Collected data:
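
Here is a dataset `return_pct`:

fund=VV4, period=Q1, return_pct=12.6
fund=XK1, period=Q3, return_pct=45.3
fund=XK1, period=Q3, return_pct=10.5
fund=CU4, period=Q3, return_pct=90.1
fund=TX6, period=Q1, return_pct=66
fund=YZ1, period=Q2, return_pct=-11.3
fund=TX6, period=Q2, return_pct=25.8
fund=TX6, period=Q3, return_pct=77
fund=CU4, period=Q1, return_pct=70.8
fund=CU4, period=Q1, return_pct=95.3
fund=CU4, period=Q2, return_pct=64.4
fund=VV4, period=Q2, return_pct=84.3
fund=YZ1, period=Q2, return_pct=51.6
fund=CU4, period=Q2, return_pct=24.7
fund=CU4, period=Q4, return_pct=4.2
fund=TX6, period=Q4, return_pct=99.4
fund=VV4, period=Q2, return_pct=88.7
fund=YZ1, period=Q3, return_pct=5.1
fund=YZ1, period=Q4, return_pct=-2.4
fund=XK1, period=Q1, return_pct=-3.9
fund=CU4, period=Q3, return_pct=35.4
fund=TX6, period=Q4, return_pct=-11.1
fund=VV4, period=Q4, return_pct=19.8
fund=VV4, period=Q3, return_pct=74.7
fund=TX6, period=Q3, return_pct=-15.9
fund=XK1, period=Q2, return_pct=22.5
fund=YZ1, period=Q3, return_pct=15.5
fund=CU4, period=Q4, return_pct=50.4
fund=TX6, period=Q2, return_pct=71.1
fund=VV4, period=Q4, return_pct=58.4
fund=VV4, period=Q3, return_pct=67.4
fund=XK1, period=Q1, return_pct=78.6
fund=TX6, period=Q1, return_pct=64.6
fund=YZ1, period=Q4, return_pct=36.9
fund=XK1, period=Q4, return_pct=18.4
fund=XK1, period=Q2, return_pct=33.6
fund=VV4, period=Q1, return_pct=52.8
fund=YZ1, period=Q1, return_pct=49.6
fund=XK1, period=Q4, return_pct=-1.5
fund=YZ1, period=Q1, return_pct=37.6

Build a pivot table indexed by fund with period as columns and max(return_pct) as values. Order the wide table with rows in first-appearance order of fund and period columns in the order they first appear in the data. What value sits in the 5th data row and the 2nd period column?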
* * *
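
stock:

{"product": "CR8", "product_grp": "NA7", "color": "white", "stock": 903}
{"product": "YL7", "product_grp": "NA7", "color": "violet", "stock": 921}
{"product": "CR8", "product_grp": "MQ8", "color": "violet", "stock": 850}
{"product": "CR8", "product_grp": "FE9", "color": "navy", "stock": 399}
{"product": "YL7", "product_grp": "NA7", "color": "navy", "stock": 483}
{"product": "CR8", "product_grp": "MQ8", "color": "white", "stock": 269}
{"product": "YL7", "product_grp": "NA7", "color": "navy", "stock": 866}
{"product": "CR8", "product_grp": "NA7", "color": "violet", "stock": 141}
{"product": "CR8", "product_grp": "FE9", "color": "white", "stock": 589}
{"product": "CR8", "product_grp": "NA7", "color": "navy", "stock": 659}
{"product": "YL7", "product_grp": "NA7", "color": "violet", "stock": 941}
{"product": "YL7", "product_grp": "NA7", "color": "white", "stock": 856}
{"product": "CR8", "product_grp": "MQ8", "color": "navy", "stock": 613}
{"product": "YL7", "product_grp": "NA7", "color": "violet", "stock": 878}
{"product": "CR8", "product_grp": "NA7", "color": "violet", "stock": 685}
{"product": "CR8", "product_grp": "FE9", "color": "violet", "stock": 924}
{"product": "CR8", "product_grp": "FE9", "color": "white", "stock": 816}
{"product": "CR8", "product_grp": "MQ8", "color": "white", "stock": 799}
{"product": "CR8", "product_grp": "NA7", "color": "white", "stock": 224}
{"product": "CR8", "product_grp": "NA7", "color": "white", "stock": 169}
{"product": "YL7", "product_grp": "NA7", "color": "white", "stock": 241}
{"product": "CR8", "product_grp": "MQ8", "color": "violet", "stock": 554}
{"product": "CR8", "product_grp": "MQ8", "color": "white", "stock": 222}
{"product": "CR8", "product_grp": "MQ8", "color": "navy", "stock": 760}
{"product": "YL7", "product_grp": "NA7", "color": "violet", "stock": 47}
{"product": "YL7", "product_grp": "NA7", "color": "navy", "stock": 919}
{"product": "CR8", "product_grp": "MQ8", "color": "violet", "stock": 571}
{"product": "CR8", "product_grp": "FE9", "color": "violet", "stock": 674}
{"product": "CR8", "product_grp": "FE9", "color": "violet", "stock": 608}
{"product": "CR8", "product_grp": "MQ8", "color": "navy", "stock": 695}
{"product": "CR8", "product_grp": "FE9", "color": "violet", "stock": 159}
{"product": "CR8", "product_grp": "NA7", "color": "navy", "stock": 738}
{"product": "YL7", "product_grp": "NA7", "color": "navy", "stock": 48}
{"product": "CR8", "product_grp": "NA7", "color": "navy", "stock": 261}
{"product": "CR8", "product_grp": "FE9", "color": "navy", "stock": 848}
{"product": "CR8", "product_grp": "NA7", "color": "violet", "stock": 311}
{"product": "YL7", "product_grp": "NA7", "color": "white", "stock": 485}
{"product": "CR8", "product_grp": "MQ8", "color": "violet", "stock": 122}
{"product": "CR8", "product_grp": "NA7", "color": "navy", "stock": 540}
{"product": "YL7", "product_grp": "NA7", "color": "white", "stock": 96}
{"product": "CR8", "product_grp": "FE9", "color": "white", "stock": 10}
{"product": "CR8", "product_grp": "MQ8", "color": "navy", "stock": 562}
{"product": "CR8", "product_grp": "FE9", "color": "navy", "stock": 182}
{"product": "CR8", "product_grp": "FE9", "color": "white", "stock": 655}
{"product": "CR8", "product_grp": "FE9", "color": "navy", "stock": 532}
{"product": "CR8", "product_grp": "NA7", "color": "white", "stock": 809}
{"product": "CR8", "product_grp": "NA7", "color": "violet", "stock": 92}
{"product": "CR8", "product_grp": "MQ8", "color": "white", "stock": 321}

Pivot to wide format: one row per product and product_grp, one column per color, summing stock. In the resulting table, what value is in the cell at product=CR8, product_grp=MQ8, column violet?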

(What is required): Copy all the lines above that hold the string "wide".

(Finished exercise):
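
Build a pivot table indexed by fund with period as columns and max(return_pct) as values. Order the wide table with rows in first-appearance order of fund and period columns in the order they first appear in the data. What value sits in the 5th data row and the 2nd period column?
Pivot to wide format: one row per product and product_grp, one column per color, summing stock. In the resulting table, what value is in the cell at product=CR8, product_grp=MQ8, column violet?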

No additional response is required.